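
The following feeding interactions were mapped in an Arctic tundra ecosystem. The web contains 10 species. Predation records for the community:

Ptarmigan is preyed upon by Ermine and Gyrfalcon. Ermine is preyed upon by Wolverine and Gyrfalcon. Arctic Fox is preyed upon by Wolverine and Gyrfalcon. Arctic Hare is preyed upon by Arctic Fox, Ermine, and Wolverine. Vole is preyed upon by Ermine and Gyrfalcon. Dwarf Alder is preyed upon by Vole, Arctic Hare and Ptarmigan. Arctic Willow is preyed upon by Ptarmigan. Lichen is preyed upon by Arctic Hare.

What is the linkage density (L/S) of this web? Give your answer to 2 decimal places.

There are L = 16 links among S = 10 species.
L/S = 16/10 = 1.6000 ≈ 1.60.

L/S = 1.60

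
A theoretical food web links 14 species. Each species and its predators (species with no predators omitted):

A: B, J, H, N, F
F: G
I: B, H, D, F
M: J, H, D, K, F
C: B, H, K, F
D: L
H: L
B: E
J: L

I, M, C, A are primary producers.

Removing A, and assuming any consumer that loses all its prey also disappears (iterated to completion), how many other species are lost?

Remove A.
Round 1: N (all prey gone) → extinct.
No further losses. Total secondary extinctions: 1.

1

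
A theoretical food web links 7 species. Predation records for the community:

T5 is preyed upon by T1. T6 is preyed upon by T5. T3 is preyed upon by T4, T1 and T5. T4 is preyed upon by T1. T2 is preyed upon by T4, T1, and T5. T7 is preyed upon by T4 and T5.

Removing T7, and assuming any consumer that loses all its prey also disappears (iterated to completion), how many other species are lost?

Remove T7.
Every predator of it retains at least one other prey: T5 still has T2, T6, T3; T4 still has T2, T3.
No consumer loses all prey, so no secondary extinctions occur.

0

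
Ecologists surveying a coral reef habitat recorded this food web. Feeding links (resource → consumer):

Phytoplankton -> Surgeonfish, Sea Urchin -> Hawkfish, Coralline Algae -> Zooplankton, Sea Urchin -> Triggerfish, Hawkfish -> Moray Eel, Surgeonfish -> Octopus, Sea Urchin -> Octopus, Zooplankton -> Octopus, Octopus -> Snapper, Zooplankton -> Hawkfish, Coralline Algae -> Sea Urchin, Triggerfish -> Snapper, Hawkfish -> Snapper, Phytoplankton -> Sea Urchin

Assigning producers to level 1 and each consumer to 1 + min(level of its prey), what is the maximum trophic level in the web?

4

Producers (level 1): Coralline Algae, Phytoplankton.
Following each consumer down to its lowest-level prey: Coralline Algae → Sea Urchin → Triggerfish → Snapper (levels 1 through 4).
All prey of Snapper (Triggerfish 3, Octopus 3, Hawkfish 3) are at level 3 or above, so Snapper is at level 1 + 3 = 4.
Every consumer has at least one prey at level 3 or below, so none exceeds level 4.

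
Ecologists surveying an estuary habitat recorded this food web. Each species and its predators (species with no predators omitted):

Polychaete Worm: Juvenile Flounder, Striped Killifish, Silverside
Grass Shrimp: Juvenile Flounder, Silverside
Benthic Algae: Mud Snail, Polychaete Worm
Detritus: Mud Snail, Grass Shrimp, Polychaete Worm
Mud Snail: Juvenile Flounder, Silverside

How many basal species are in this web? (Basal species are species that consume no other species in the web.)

Basal species (no prey listed): Benthic Algae, Detritus.
Count: 2.

2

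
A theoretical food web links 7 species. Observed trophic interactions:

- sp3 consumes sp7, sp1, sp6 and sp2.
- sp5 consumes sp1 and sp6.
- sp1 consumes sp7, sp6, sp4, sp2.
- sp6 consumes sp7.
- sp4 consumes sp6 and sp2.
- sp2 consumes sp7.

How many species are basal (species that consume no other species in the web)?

Basal species (no prey listed): sp7.
Count: 1.

1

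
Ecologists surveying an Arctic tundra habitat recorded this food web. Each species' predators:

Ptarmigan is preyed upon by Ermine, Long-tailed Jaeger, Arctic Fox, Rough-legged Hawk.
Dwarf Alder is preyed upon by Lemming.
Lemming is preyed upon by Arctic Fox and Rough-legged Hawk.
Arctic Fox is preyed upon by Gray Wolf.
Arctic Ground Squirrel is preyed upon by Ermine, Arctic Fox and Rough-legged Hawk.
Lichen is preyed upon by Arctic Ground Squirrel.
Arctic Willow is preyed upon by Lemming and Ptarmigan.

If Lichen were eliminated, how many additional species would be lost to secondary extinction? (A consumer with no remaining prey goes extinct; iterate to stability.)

Remove Lichen.
Round 1: Arctic Ground Squirrel (all prey gone) → extinct.
No further losses. Total secondary extinctions: 1.

1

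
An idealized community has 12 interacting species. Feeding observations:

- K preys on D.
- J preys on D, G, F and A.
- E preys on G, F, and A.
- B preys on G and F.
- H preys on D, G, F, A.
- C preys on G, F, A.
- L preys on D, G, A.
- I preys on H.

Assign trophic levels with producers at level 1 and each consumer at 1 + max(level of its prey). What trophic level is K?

Trophic level 2

D is a producer → level 1.
K eats D → level 2.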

+--

■ TASK GOAL:
Every record above has to appear again, word for word.

■ RESPONSE TO THE TASK:
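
The following feeding interactions were mapped in an Arctic tundra ecosystem. The web contains 10 species. Predation records for the community:

Ptarmigan is preyed upon by Ermine and Gyrfalcon. Ermine is preyed upon by Wolverine and Gyrfalcon. Arctic Fox is preyed upon by Wolverine and Gyrfalcon. Arctic Hare is preyed upon by Arctic Fox, Ermine, and Wolverine. Vole is preyed upon by Ermine and Gyrfalcon. Dwarf Alder is preyed upon by Vole, Arctic Hare and Ptarmigan. Arctic Willow is preyed upon by Ptarmigan. Lichen is preyed upon by Arctic Hare.

What is the linkage density (L/S) of this web? Give your answer to 2 decimal places.

There are L = 16 links among S = 10 species.
L/S = 16/10 = 1.6000 ≈ 1.60.

L/S = 1.60

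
A theoretical food web links 14 species. Each species and its predators (species with no predators omitted):

A: B, J, H, N, F
F: G
I: B, H, D, F
M: J, H, D, K, F
C: B, H, K, F
D: L
H: L
B: E
J: L

I, M, C, A are primary producers.

Removing A, and assuming any consumer that loses all its prey also disappears (iterated to completion), how many other species are lost?

Remove A.
Round 1: N (all prey gone) → extinct.
No further losses. Total secondary extinctions: 1.

1

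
A theoretical food web links 7 species. Predation records for the community:

T5 is preyed upon by T1. T6 is preyed upon by T5. T3 is preyed upon by T4, T1 and T5. T4 is preyed upon by T1. T2 is preyed upon by T4, T1, and T5. T7 is preyed upon by T4 and T5.

Removing T7, and assuming any consumer that loses all its prey also disappears (iterated to completion), how many other species are lost?

Remove T7.
Every predator of it retains at least one other prey: T5 still has T2, T6, T3; T4 still has T2, T3.
No consumer loses all prey, so no secondary extinctions occur.

0

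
Ecologists surveying a coral reef habitat recorded this food web. Feeding links (resource → consumer):

Phytoplankton -> Surgeonfish, Sea Urchin -> Hawkfish, Coralline Algae -> Zooplankton, Sea Urchin -> Triggerfish, Hawkfish -> Moray Eel, Surgeonfish -> Octopus, Sea Urchin -> Octopus, Zooplankton -> Octopus, Octopus -> Snapper, Zooplankton -> Hawkfish, Coralline Algae -> Sea Urchin, Triggerfish -> Snapper, Hawkfish -> Snapper, Phytoplankton -> Sea Urchin

Assigning producers to level 1 and each consumer to 1 + min(level of its prey), what is the maximum trophic level in the web?

4

Producers (level 1): Coralline Algae, Phytoplankton.
Following each consumer down to its lowest-level prey: Coralline Algae → Sea Urchin → Triggerfish → Snapper (levels 1 through 4).
All prey of Snapper (Triggerfish 3, Octopus 3, Hawkfish 3) are at level 3 or above, so Snapper is at level 1 + 3 = 4.
Every consumer has at least one prey at level 3 or below, so none exceeds level 4.

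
Ecologists surveying an estuary habitat recorded this food web. Each species and its predators (species with no predators omitted):

Polychaete Worm: Juvenile Flounder, Striped Killifish, Silverside
Grass Shrimp: Juvenile Flounder, Silverside
Benthic Algae: Mud Snail, Polychaete Worm
Detritus: Mud Snail, Grass Shrimp, Polychaete Worm
Mud Snail: Juvenile Flounder, Silverside

How many basal species are in this web? (Basal species are species that consume no other species in the web.)

Basal species (no prey listed): Benthic Algae, Detritus.
Count: 2.

2

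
A theoretical food web links 7 species. Observed trophic interactions:

- sp3 consumes sp7, sp1, sp6 and sp2.
- sp5 consumes sp1 and sp6.
- sp1 consumes sp7, sp6, sp4, sp2.
- sp6 consumes sp7.
- sp4 consumes sp6 and sp2.
- sp2 consumes sp7.

How many species are basal (species that consume no other species in the web)?

Basal species (no prey listed): sp7.
Count: 1.

1

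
Ecologists surveying an Arctic tundra habitat recorded this food web. Each species' predators:

Ptarmigan is preyed upon by Ermine, Long-tailed Jaeger, Arctic Fox, Rough-legged Hawk.
Dwarf Alder is preyed upon by Lemming.
Lemming is preyed upon by Arctic Fox and Rough-legged Hawk.
Arctic Fox is preyed upon by Gray Wolf.
Arctic Ground Squirrel is preyed upon by Ermine, Arctic Fox and Rough-legged Hawk.
Lichen is preyed upon by Arctic Ground Squirrel.
Arctic Willow is preyed upon by Lemming and Ptarmigan.

If Lichen were eliminated, how many additional species would be lost to secondary extinction? (A consumer with no remaining prey goes extinct; iterate to stability.)

Remove Lichen.
Round 1: Arctic Ground Squirrel (all prey gone) → extinct.
No further losses. Total secondary extinctions: 1.

1

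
An idealized community has 12 interacting species. Feeding observations:

- K preys on D.
- J preys on D, G, F and A.
- E preys on G, F, and A.
- B preys on G and F.
- H preys on D, G, F, A.
- C preys on G, F, A.
- L preys on D, G, A.
- I preys on H.

Assign trophic levels with producers at level 1 and each consumer at 1 + max(level of its prey). What trophic level is K?

Trophic level 2

D is a producer → level 1.
K eats D → level 2.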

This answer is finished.